**Your task**
Starting at the first line and ending at the last, output the data exactly.

**Raw data**

"""

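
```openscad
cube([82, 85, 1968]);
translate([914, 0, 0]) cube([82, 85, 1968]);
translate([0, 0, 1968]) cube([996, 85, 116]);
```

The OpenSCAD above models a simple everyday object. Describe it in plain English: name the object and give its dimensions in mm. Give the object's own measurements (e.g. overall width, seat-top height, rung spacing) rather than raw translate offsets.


A door frame. The clear opening is 832 mm wide and 1968 mm high. Two 82 mm wide jambs, 85 mm deep, stand either side of the opening from the floor to the top of the opening. A 116 mm thick head sits across the top of both jambs, spanning the full outside width of the frame.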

"""

**Output**
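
```openscad
cube([82, 85, 1968]);
translate([914, 0, 0]) cube([82, 85, 1968]);
translate([0, 0, 1968]) cube([996, 85, 116]);
```

The OpenSCAD above models a simple everyday object. Describe it in plain English: name the object and give its dimensions in mm. Give the object's own measurements (e.g. overall width, seat-top height, rung spacing) rather than raw translate offsets.


A door frame. The clear opening is 832 mm wide and 1968 mm high. Two 82 mm wide jambs, 85 mm deep, stand either side of the opening from the floor to the top of the opening. A 116 mm thick head sits across the top of both jambs, spanning the full outside width of the frame.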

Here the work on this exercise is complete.